**Required action:**
The whole listing below must be repeated exactly.

**Material shown:**

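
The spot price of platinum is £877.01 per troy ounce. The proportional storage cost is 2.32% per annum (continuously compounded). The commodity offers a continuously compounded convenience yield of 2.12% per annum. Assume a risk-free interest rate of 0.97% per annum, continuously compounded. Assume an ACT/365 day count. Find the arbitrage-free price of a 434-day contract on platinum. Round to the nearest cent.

£889.30 per troy ounce

Net carry = r + u − y = 0.0097 + 0.0232 − 0.0212 = 0.0117
F = S·e^((r+u−y)T) = 877.01 · e^(0.0117 × 434/365) = 877.01 · e^0.013912
= 877.01 × 1.014009 = £889.30 per troy ounce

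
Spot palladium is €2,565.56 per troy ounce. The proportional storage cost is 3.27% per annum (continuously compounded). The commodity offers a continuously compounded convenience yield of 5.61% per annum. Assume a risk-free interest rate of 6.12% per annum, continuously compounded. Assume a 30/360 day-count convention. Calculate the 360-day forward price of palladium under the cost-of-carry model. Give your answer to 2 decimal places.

Net carry = r + u − y = 0.0612 + 0.0327 − 0.0561 = 0.0378
F = S·e^((r+u−y)T) = 2565.56 · e^(0.0378 × 360/360) = 2565.56 · e^0.03780000
= 2565.56 × 1.03852351 = €2,664.39 per troy ounce

€2,664.39 per troy ounce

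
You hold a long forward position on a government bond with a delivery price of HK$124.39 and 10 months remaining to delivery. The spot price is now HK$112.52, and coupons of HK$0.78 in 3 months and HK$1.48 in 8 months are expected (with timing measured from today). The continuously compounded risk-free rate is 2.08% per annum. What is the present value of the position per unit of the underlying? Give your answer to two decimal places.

PV(remaining coupons) I = 0.78·e^(−0.0208·3/12) + 1.48·e^(−0.0208·8/12) = 2.2356
Current forward F = (S − I)·e^(rT) = (112.52 − 2.2356)·e^(0.0208·10/12) = 110.2844 × 1.017484 = 112.2126
Value (long) = (F − K)·e^(−rT) = (112.2126 − 124.39) × 0.982816 = -11.9681
Value = -HK$11.97

-HK$11.97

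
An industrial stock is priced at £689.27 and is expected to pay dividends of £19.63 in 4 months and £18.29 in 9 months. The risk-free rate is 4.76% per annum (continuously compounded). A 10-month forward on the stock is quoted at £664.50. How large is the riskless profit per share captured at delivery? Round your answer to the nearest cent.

PV(dividends) I = 19.63·e^(−0.0476·4/12) + 18.29·e^(−0.0476·9/12) = 36.9696
Fair forward F* = (S − I)·e^(rT) = (689.27 − 36.9696)·e^0.039667 = 652.3004 × 1.040464 = 678.6951
Market £664.50 < fair 678.6951: forward underpriced → reverse cash-and-carry (short the stock, invest proceeds at r, pay the dividends, go long the forward).
Profit at T = |F_mkt − F*| = |664.50 − 678.6951| = £14.20 per share

£14.20 per share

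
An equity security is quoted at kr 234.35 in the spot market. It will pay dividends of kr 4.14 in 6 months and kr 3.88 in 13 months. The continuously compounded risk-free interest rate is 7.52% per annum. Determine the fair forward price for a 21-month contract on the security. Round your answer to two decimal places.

PV(dividends) I = 4.14·e^(−0.0752·6/12) + 3.88·e^(−0.0752·13/12)
I = 3.9872 + 3.5764 = 7.5636
F = (S − I)·e^(rT) = (234.35 − 7.5636) · e^(0.0752·21/12)
= 226.7864 · e^0.131600 = 226.7864 × 1.140652 = kr 258.68

kr 258.68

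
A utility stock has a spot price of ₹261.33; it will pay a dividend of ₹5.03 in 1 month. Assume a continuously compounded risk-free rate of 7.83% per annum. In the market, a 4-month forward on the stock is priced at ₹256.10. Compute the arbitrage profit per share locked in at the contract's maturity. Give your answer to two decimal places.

PV(dividends) I = 5.03·e^(−0.0783·1/12) = 4.9973
Fair forward F* = (S − I)·e^(rT) = (261.33 − 4.9973)·e^0.026100 = 256.3327 × 1.026444 = 263.1112
Market ₹256.10 < fair 263.1112: forward underpriced → reverse cash-and-carry (short the stock, invest proceeds at r, pay the dividends, go long the forward).
Profit at T = |F_mkt − F*| = |256.10 − 263.1112| = ₹7.01 per share

₹7.01 per share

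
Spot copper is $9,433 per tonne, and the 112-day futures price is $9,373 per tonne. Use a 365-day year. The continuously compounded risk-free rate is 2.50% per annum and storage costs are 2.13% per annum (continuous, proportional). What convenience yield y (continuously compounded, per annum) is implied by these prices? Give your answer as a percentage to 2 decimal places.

F = S·e^((r+u−y)T) ⇒ (r+u−y) = ln(F/S)/T
ln(9373/9433) = -0.006381; /T ⇒ -0.020795
y = r + u − ln(F/S)/T = 0.0250 + 0.0213 + 0.020795 = 0.067095
y = 6.71%

6.71%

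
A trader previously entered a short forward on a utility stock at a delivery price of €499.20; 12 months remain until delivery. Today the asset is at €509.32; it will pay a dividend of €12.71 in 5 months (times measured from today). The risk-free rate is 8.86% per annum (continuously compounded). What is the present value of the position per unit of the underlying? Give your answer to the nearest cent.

-€40.20

PV(remaining dividends) I = 12.71·e^(−0.0886·5/12) = 12.2493
Current forward F = (S − I)·e^(rT) = (509.32 − 12.2493)·e^(0.0886·12/12) = 497.0707 × 1.092644 = 543.1213
Value (long) = (F − K)·e^(−rT) = (543.1213 − 499.20) × 0.915212 = 40.1973
Short position value = −(long value) = -€40.20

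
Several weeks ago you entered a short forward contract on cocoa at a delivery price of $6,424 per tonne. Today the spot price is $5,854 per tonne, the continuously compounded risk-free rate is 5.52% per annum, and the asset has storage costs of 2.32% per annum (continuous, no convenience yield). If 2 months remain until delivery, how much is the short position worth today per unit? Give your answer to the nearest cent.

Current fair forward for the remaining 2 months: F = S·e^((r + u)·T), (r + u) = 0.0552 + 0.0232 = 0.0784
F = 5854 · e^(0.0784 × 2/12) = 5854 × 1.01315241 = 5930.9942
Value of long forward = (F − K)·e^(−rT) = (5930.9942 − 6424) · e^(−0.0552·2/12)
= -493.0058 × 0.99084219 = -488.49
Short position value = −(long value) = $488.49

$488.49 per tonne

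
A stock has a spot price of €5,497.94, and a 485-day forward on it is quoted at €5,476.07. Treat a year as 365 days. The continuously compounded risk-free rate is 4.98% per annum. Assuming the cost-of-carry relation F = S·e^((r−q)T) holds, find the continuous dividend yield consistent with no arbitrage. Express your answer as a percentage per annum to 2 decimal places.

5.28%

From F = S·e^((r−q)T): (r − q) = ln(F/S)/T
ln(5476.07/5497.94) = ln(0.996022) = -0.003986
(r − q) = -0.003986 / (485/365) = -0.003000
q = r − ln(F/S)/T = 0.0498 + 0.003000 = 0.052800
q = 5.28%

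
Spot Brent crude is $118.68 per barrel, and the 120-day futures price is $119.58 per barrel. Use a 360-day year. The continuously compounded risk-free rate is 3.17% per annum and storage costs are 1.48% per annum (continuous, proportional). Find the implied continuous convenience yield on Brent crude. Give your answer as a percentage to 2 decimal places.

2.38%

F = S·e^((r+u−y)T) ⇒ (r+u−y) = ln(F/S)/T
ln(119.58/118.68) = 0.007555; /T ⇒ 0.022665
y = r + u − ln(F/S)/T = 0.0317 + 0.0148 − 0.022665 = 0.023835
y = 2.38%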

**Answer below:**
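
The spot price of platinum is £877.01 per troy ounce. The proportional storage cost is 2.32% per annum (continuously compounded). The commodity offers a continuously compounded convenience yield of 2.12% per annum. Assume a risk-free interest rate of 0.97% per annum, continuously compounded. Assume an ACT/365 day count. Find the arbitrage-free price of a 434-day contract on platinum. Round to the nearest cent.

£889.30 per troy ounce

Net carry = r + u − y = 0.0097 + 0.0232 − 0.0212 = 0.0117
F = S·e^((r+u−y)T) = 877.01 · e^(0.0117 × 434/365) = 877.01 · e^0.013912
= 877.01 × 1.014009 = £889.30 per troy ounce

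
Spot palladium is €2,565.56 per troy ounce. The proportional storage cost is 3.27% per annum (continuously compounded). The commodity offers a continuously compounded convenience yield of 5.61% per annum. Assume a risk-free interest rate of 6.12% per annum, continuously compounded. Assume a 30/360 day-count convention. Calculate the 360-day forward price of palladium under the cost-of-carry model. Give your answer to 2 decimal places.

Net carry = r + u − y = 0.0612 + 0.0327 − 0.0561 = 0.0378
F = S·e^((r+u−y)T) = 2565.56 · e^(0.0378 × 360/360) = 2565.56 · e^0.03780000
= 2565.56 × 1.03852351 = €2,664.39 per troy ounce

€2,664.39 per troy ounce

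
You hold a long forward position on a government bond with a delivery price of HK$124.39 and 10 months remaining to delivery. The spot price is now HK$112.52, and coupons of HK$0.78 in 3 months and HK$1.48 in 8 months are expected (with timing measured from today). The continuously compounded risk-free rate is 2.08% per annum. What is the present value of the position per unit of the underlying? Give your answer to two decimal places.

PV(remaining coupons) I = 0.78·e^(−0.0208·3/12) + 1.48·e^(−0.0208·8/12) = 2.2356
Current forward F = (S − I)·e^(rT) = (112.52 − 2.2356)·e^(0.0208·10/12) = 110.2844 × 1.017484 = 112.2126
Value (long) = (F − K)·e^(−rT) = (112.2126 − 124.39) × 0.982816 = -11.9681
Value = -HK$11.97

-HK$11.97

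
An industrial stock is priced at £689.27 and is expected to pay dividends of £19.63 in 4 months and £18.29 in 9 months. The risk-free rate is 4.76% per annum (continuously compounded). A 10-month forward on the stock is quoted at £664.50. How large is the riskless profit per share captured at delivery? Round your answer to the nearest cent.

PV(dividends) I = 19.63·e^(−0.0476·4/12) + 18.29·e^(−0.0476·9/12) = 36.9696
Fair forward F* = (S − I)·e^(rT) = (689.27 − 36.9696)·e^0.039667 = 652.3004 × 1.040464 = 678.6951
Market £664.50 < fair 678.6951: forward underpriced → reverse cash-and-carry (short the stock, invest proceeds at r, pay the dividends, go long the forward).
Profit at T = |F_mkt − F*| = |664.50 − 678.6951| = £14.20 per share

£14.20 per share

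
An equity security is quoted at kr 234.35 in the spot market. It will pay dividends of kr 4.14 in 6 months and kr 3.88 in 13 months. The continuously compounded risk-free interest rate is 7.52% per annum. Determine the fair forward price for a 21-month contract on the security. Round your answer to two decimal places.

PV(dividends) I = 4.14·e^(−0.0752·6/12) + 3.88·e^(−0.0752·13/12)
I = 3.9872 + 3.5764 = 7.5636
F = (S − I)·e^(rT) = (234.35 − 7.5636) · e^(0.0752·21/12)
= 226.7864 · e^0.131600 = 226.7864 × 1.140652 = kr 258.68

kr 258.68

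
A utility stock has a spot price of ₹261.33; it will pay a dividend of ₹5.03 in 1 month. Assume a continuously compounded risk-free rate of 7.83% per annum. In the market, a 4-month forward on the stock is priced at ₹256.10. Compute the arbitrage profit per share locked in at the contract's maturity. Give your answer to two decimal places.

PV(dividends) I = 5.03·e^(−0.0783·1/12) = 4.9973
Fair forward F* = (S − I)·e^(rT) = (261.33 − 4.9973)·e^0.026100 = 256.3327 × 1.026444 = 263.1112
Market ₹256.10 < fair 263.1112: forward underpriced → reverse cash-and-carry (short the stock, invest proceeds at r, pay the dividends, go long the forward).
Profit at T = |F_mkt − F*| = |256.10 − 263.1112| = ₹7.01 per share

₹7.01 per share

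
Spot copper is $9,433 per tonne, and the 112-day futures price is $9,373 per tonne. Use a 365-day year. The continuously compounded risk-free rate is 2.50% per annum and storage costs are 2.13% per annum (continuous, proportional). What convenience yield y (continuously compounded, per annum) is implied by these prices? Give your answer as a percentage to 2 decimal places.

F = S·e^((r+u−y)T) ⇒ (r+u−y) = ln(F/S)/T
ln(9373/9433) = -0.006381; /T ⇒ -0.020795
y = r + u − ln(F/S)/T = 0.0250 + 0.0213 + 0.020795 = 0.067095
y = 6.71%

6.71%

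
A trader previously entered a short forward on a utility stock at a delivery price of €499.20; 12 months remain until delivery. Today the asset is at €509.32; it will pay a dividend of €12.71 in 5 months (times measured from today). The risk-free rate is 8.86% per annum (continuously compounded). What is the present value of the position per unit of the underlying? Give your answer to the nearest cent.

-€40.20

PV(remaining dividends) I = 12.71·e^(−0.0886·5/12) = 12.2493
Current forward F = (S − I)·e^(rT) = (509.32 − 12.2493)·e^(0.0886·12/12) = 497.0707 × 1.092644 = 543.1213
Value (long) = (F − K)·e^(−rT) = (543.1213 − 499.20) × 0.915212 = 40.1973
Short position value = −(long value) = -€40.20

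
Several weeks ago you entered a short forward contract on cocoa at a delivery price of $6,424 per tonne. Today the spot price is $5,854 per tonne, the continuously compounded risk-free rate is 5.52% per annum, and the asset has storage costs of 2.32% per annum (continuous, no convenience yield). If 2 months remain until delivery, how much is the short position worth today per unit? Give your answer to the nearest cent.

Current fair forward for the remaining 2 months: F = S·e^((r + u)·T), (r + u) = 0.0552 + 0.0232 = 0.0784
F = 5854 · e^(0.0784 × 2/12) = 5854 × 1.01315241 = 5930.9942
Value of long forward = (F − K)·e^(−rT) = (5930.9942 − 6424) · e^(−0.0552·2/12)
= -493.0058 × 0.99084219 = -488.49
Short position value = −(long value) = $488.49

$488.49 per tonne

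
A stock has a spot price of €5,497.94, and a 485-day forward on it is quoted at €5,476.07. Treat a year as 365 days. The continuously compounded risk-free rate is 4.98% per annum. Assuming the cost-of-carry relation F = S·e^((r−q)T) holds, find the continuous dividend yield consistent with no arbitrage. Express your answer as a percentage per annum to 2 decimal places.

5.28%

From F = S·e^((r−q)T): (r − q) = ln(F/S)/T
ln(5476.07/5497.94) = ln(0.996022) = -0.003986
(r − q) = -0.003986 / (485/365) = -0.003000
q = r − ln(F/S)/T = 0.0498 + 0.003000 = 0.052800
q = 5.28%

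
Spot Brent crude is $118.68 per barrel, and the 120-day futures price is $119.58 per barrel. Use a 360-day year. The continuously compounded risk-free rate is 3.17% per annum and storage costs are 1.48% per annum (continuous, proportional). Find the implied continuous convenience yield on Brent crude. Give your answer as a percentage to 2 decimal places.

2.38%

F = S·e^((r+u−y)T) ⇒ (r+u−y) = ln(F/S)/T
ln(119.58/118.68) = 0.007555; /T ⇒ 0.022665
y = r + u − ln(F/S)/T = 0.0317 + 0.0148 − 0.022665 = 0.023835
y = 2.38%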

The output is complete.